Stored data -
<<<<

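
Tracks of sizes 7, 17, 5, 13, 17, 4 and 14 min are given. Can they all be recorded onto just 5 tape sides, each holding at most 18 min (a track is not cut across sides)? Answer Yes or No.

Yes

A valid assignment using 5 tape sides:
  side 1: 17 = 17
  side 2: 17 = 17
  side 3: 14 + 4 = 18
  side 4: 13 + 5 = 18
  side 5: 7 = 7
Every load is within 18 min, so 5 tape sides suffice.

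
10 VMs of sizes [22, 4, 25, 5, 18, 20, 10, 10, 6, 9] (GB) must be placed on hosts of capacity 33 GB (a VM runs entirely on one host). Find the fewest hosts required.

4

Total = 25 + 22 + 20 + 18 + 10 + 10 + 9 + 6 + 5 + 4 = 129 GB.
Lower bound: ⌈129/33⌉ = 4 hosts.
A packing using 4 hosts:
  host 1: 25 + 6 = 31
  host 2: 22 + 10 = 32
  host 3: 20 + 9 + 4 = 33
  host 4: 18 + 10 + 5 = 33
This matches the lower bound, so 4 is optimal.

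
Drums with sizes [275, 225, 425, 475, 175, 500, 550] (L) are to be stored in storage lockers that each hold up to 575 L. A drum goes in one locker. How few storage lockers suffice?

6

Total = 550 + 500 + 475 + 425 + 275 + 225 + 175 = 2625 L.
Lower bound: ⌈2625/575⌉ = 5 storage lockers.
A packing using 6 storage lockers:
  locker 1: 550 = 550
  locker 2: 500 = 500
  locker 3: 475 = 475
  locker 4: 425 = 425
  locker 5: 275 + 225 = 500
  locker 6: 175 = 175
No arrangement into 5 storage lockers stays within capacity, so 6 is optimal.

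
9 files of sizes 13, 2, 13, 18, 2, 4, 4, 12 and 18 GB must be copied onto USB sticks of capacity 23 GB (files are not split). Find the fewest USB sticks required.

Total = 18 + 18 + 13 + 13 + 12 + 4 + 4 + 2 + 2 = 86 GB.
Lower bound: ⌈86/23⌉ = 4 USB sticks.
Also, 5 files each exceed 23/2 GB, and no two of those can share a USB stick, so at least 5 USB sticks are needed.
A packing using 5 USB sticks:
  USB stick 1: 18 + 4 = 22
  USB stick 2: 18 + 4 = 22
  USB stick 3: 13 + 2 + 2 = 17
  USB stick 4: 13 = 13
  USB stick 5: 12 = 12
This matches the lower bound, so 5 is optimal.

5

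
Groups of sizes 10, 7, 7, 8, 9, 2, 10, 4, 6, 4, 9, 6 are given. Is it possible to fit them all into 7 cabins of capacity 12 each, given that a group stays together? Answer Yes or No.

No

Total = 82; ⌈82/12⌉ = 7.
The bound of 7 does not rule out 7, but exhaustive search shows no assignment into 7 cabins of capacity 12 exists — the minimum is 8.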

>>>>
<<<<

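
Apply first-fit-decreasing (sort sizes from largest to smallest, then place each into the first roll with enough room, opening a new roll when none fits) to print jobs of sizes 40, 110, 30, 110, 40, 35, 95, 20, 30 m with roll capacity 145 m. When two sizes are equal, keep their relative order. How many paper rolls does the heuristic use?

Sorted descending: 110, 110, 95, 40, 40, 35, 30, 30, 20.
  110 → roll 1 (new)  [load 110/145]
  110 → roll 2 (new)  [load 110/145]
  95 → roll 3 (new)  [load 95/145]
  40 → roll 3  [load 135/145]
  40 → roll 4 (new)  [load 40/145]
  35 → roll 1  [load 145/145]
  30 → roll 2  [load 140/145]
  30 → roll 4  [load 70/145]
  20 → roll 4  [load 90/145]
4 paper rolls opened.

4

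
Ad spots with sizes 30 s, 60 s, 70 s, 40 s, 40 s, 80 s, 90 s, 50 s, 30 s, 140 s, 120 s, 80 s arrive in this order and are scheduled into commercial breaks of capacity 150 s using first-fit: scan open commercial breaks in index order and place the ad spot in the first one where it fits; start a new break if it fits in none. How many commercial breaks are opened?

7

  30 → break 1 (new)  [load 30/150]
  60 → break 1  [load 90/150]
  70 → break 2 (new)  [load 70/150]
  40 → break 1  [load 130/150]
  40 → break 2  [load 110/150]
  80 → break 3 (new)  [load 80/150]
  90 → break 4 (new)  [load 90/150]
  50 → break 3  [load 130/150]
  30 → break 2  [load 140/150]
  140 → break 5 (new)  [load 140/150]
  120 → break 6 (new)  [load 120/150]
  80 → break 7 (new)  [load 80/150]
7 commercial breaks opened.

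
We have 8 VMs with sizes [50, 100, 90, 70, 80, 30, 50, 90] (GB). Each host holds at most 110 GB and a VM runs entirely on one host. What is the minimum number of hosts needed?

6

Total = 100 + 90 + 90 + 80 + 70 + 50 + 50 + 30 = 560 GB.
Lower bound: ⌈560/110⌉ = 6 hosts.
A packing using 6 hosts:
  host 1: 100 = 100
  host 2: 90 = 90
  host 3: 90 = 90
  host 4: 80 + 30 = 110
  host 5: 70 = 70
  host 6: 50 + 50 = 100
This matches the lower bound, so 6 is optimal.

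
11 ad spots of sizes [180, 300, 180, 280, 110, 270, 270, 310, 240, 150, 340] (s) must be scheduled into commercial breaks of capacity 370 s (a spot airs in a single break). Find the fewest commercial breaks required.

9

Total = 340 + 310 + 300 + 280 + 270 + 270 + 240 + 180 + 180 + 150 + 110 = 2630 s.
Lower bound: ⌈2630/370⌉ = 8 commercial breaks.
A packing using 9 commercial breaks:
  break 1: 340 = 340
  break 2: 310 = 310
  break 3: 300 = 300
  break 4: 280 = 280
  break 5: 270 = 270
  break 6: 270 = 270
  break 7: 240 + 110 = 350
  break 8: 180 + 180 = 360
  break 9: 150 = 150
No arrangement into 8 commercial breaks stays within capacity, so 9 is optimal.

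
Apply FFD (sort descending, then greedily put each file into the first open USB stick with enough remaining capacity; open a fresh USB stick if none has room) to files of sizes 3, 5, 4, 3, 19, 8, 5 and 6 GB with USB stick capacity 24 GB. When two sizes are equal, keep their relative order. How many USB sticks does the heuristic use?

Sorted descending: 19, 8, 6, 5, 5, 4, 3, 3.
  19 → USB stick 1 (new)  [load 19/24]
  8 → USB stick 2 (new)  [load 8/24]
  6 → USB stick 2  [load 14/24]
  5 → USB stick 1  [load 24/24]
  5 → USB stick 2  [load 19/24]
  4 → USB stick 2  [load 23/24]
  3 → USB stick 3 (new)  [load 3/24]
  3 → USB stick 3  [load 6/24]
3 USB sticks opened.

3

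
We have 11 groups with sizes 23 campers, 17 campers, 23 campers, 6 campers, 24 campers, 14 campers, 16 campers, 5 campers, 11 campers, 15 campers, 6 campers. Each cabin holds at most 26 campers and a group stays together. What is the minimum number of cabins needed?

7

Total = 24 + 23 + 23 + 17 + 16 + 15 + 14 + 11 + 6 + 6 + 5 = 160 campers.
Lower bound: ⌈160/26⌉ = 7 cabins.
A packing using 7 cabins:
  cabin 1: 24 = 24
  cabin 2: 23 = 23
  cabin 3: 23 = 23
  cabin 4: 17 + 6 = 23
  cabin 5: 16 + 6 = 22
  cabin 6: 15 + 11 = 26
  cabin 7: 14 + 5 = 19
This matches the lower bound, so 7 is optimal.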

>>>>
<<<<

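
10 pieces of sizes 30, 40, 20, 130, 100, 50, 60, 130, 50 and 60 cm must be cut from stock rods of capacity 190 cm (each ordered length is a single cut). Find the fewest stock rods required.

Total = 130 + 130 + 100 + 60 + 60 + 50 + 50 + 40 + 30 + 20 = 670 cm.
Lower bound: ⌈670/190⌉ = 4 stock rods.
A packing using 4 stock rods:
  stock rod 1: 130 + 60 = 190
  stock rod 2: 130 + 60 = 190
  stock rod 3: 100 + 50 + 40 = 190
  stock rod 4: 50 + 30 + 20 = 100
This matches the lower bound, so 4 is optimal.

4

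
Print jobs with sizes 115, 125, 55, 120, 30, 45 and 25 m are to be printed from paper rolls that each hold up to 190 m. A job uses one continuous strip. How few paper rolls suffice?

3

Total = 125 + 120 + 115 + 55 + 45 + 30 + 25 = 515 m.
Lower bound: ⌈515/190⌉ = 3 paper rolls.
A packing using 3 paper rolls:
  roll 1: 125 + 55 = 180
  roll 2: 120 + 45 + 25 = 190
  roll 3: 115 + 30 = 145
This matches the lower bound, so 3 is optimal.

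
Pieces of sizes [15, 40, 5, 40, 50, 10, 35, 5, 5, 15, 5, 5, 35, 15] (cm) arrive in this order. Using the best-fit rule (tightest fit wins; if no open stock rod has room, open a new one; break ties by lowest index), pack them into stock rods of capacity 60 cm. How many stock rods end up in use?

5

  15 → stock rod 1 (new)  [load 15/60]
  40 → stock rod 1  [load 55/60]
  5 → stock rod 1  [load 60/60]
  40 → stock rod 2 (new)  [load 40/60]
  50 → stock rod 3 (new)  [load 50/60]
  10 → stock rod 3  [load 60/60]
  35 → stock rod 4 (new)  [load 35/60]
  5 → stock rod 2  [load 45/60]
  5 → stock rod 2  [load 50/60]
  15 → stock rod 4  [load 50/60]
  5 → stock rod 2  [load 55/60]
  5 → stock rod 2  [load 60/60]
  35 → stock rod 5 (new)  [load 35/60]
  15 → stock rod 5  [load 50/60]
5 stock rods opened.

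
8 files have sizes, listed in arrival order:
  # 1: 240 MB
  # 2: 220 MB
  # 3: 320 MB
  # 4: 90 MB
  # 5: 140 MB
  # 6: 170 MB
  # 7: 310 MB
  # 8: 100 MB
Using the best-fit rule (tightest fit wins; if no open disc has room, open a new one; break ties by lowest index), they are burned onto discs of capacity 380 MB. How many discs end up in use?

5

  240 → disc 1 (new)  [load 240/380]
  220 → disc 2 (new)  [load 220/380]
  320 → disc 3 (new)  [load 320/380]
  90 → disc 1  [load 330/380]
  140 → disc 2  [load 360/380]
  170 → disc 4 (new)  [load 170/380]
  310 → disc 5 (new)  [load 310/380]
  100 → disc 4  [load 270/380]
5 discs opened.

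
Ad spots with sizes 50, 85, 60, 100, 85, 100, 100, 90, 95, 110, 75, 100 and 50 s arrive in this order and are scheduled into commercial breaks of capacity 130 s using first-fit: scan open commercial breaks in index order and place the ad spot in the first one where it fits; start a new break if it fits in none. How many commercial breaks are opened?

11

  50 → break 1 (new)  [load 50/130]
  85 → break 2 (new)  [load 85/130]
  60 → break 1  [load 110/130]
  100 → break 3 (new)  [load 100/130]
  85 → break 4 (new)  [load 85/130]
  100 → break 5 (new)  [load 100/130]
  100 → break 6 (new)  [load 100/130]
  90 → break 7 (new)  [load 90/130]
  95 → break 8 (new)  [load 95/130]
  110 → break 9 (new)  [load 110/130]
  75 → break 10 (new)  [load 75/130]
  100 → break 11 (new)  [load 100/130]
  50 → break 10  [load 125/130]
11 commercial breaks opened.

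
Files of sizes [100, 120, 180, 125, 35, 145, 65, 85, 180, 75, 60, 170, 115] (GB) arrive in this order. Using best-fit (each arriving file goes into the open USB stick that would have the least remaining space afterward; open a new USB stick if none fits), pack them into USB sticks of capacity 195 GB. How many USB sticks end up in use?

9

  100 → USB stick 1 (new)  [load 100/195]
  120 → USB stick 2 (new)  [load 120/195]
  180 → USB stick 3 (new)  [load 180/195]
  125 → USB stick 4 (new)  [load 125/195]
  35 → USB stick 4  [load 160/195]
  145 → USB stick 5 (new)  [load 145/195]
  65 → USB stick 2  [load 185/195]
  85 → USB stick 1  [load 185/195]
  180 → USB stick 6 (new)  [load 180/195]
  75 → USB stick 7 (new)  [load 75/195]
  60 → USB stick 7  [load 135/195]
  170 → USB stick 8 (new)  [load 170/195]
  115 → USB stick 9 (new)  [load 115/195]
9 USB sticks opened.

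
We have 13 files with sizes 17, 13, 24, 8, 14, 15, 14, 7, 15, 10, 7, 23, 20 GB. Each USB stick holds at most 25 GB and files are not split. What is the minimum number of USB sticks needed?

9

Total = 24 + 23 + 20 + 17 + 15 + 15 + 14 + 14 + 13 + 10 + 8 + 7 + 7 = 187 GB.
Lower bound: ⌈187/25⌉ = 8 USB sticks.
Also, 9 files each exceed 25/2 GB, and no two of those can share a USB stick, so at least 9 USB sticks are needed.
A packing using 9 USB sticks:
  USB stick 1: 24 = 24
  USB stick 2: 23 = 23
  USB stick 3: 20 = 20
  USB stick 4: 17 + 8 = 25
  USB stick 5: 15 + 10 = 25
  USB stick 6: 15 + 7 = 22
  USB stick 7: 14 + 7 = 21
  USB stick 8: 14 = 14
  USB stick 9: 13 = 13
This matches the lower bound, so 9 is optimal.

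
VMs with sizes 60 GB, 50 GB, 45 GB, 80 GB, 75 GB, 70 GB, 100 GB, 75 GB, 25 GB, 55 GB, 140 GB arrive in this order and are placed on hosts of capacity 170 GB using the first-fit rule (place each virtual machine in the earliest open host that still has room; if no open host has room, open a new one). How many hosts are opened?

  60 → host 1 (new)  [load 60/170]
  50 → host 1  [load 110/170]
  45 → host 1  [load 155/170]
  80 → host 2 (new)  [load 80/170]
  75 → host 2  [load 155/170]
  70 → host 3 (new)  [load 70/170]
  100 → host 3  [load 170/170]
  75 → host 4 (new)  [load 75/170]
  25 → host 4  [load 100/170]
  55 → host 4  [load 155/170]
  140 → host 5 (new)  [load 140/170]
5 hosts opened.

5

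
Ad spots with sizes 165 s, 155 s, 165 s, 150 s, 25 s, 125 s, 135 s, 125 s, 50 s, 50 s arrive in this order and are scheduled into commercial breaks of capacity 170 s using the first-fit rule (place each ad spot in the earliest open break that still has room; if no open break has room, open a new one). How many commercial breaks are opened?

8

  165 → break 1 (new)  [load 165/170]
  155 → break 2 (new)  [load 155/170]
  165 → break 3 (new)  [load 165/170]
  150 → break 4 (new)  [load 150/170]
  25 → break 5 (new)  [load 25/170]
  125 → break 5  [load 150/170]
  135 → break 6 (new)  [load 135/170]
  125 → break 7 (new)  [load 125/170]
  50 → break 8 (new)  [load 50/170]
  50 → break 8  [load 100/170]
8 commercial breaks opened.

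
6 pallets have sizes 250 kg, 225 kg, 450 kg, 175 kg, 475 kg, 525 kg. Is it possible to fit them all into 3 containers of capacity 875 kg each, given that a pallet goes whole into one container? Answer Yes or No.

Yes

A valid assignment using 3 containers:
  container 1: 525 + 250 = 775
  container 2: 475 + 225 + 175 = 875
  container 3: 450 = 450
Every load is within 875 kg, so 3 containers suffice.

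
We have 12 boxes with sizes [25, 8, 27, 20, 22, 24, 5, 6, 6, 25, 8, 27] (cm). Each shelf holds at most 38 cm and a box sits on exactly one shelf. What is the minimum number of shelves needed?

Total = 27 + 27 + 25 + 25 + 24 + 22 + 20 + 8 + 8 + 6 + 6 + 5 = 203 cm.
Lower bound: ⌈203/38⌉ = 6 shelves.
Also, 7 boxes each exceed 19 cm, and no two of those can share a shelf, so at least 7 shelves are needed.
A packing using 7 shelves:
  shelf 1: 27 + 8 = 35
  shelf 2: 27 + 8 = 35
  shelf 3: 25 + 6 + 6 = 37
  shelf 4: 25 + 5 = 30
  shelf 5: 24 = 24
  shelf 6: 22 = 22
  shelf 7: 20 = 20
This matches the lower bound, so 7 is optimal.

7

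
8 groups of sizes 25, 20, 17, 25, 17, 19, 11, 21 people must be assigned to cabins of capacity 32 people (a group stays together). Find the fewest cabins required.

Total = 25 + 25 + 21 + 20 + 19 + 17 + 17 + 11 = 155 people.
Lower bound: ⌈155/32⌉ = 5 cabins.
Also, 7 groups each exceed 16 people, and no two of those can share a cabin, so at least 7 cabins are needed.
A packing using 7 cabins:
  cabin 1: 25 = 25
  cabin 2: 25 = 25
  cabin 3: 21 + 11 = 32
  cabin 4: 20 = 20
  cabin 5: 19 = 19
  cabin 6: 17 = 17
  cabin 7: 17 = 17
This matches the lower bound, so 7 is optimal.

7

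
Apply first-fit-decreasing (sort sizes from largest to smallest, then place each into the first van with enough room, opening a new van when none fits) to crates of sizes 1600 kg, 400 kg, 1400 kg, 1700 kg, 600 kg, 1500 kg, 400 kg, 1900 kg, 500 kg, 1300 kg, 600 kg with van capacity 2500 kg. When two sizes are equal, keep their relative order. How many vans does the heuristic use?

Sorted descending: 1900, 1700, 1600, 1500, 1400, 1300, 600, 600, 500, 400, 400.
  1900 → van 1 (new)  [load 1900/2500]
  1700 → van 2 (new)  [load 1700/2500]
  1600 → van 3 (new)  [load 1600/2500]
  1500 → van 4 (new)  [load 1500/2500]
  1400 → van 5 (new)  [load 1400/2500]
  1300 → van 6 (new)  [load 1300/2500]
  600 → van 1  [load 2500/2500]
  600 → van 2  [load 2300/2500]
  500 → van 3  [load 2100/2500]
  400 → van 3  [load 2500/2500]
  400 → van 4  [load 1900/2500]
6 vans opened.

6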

>>>>

WHAT IS EXPECTED - Working from the data above, extract solely the lines from the one containing "# 2: 220 MB" through the one containing "# 8: 100 MB", exactly as they appear, both included.

OUTPUT OF THE EXERCISE -
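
  # 2: 220 MB
  # 3: 320 MB
  # 4: 90 MB
  # 5: 140 MB
  # 6: 170 MB
  # 7: 310 MB
  # 8: 100 MB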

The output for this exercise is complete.